[WORK INSTRUCTIONS]:
Please retype the records below exactly, from the first line down to and including the line with "A lab notebook lists the following readings. Data".

[GIVEN RECORDS]:
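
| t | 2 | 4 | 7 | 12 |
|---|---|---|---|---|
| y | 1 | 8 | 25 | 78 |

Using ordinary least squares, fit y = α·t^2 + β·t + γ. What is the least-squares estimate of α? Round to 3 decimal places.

Normal-equation sums: Σt^2·t^2 = 23409, Σt^2·t = 2143, Σt^2 = 213, Σt·t = 213, Σt = 25, Σ1 = 4.
Right-hand side: Σt^2·y = 12589, Σt·y = 1145, Σy = 112.
So XᵀX·[α, β, γ]ᵀ = Xᵀy: [[23409, 2143, 213]; [2143, 213, 25]; [213, 25, 4]]·[α, β, γ]ᵀ = [12589, 1145, 112]ᵀ.
Solving the 3×3 system (Gaussian elimination) gives α = 134/235, β = -74/235, γ = -93/235.

α = 0.570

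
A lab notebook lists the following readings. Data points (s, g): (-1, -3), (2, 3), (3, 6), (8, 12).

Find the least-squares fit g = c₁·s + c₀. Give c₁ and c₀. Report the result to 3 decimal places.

c₁ = 1.643, c₀ = -0.429

The normal equations are: 78·c₁ + 12·c₀ = 123;  12·c₁ + 4·c₀ = 18.
Eliminating c₀: 4·(row 1) − 12·(row 2) gives 168·c₁ = 4·123 − 12·18 = 276, so c₁ = 23/14.
Then c₀ = (18 − 12·(23/14))/4 = -3/7.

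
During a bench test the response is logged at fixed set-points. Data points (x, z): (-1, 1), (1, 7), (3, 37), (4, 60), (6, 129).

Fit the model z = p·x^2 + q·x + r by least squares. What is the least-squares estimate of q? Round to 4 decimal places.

Sums needed: Σx^2·x^2 = 1635, Σx^2·x = 307, Σx^2 = 63, Σx·x = 63, Σx = 13, Σ1 = 5.
Moment sums: Σx^2·z = 5945, Σx·z = 1131, Σz = 234.
Solving the 3×3 system (Gaussian elimination) gives p = 31661/10142, q = 26245/10142, r = 340/461.

q = 2.5878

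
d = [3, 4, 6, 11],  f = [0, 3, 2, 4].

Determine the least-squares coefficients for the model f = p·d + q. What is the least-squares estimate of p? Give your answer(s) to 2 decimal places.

The normal system AᵀA·[p, q]ᵀ = Aᵀf is [[182, 24]; [24, 4]]·[p, q]ᵀ = [68, 9]ᵀ.
det = 182·4 − 24² = 152.
p = (68·4 − 24·9)/152 = 7/19; q = (182·9 − 24·68)/152 = 3/76.

p = 0.37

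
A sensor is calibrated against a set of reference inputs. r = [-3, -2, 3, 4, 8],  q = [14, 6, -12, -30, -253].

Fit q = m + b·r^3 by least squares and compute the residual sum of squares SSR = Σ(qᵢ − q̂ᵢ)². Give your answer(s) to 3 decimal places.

SSR = 1.204

Normal-equation sums: Σ1 = 5, Σr^3 = 568, Σr^3·r^3 = 267762.
And Σq = -275, Σr^3·q = -132206.
Normal equations: [[5, 568]; [568, 267762]]·[m, b]ᵀ = [-275, -132206]ᵀ.
Eliminating b: 267762·(row 1) − 568·(row 2) gives 1016186·m = 267762·(-275) − 568·(-132206) = 1458458, so m = 729229/508093.
Then b = ((-132206) − 568·(729229/508093))/267762 = -252415/508093.
Residuals: -431132/508093, 300009/508093, -11140/508093, 182541/508093, -40278/508093; SSR = 611990/508093.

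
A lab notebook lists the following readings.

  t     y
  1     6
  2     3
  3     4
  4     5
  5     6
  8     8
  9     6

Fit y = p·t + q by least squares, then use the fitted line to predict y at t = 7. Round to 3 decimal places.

Compute the Gram sums: Σt·t = 200, Σt = 32, Σ1 = 7.
Moment sums: Σt·y = 192, Σy = 38.
Eliminating q: 7·(row 1) − 32·(row 2) gives 376·p = 7·192 − 32·38 = 128, so p = 16/47.
Then q = (38 − 32·(16/47))/7 = 182/47.
At t = 7: ŷ = (16/47)·(7) + (182/47)·(1) = 294/47.

ŷ = 6.255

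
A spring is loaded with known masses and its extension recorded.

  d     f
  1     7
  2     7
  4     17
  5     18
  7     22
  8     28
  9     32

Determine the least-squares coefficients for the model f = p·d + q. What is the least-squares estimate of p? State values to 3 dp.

With design matrix X, XᵀX = [[240, 36]; [36, 7]] and Xᵀf = [845, 131]ᵀ.
det = 240·7 − 36² = 384.
p = (845·7 − 36·131)/384 = 1199/384; q = (240·131 − 36·845)/384 = 85/32.

p = 3.122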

[TASK RESPONSE]:
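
| t | 2 | 4 | 7 | 12 |
|---|---|---|---|---|
| y | 1 | 8 | 25 | 78 |

Using ordinary least squares, fit y = α·t^2 + β·t + γ. What is the least-squares estimate of α? Round to 3 decimal places.

Normal-equation sums: Σt^2·t^2 = 23409, Σt^2·t = 2143, Σt^2 = 213, Σt·t = 213, Σt = 25, Σ1 = 4.
Right-hand side: Σt^2·y = 12589, Σt·y = 1145, Σy = 112.
So XᵀX·[α, β, γ]ᵀ = Xᵀy: [[23409, 2143, 213]; [2143, 213, 25]; [213, 25, 4]]·[α, β, γ]ᵀ = [12589, 1145, 112]ᵀ.
Solving the 3×3 system (Gaussian elimination) gives α = 134/235, β = -74/235, γ = -93/235.

α = 0.570

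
A lab notebook lists the following readings. Data points (s, g): (-1, -3), (2, 3), (3, 6), (8, 12).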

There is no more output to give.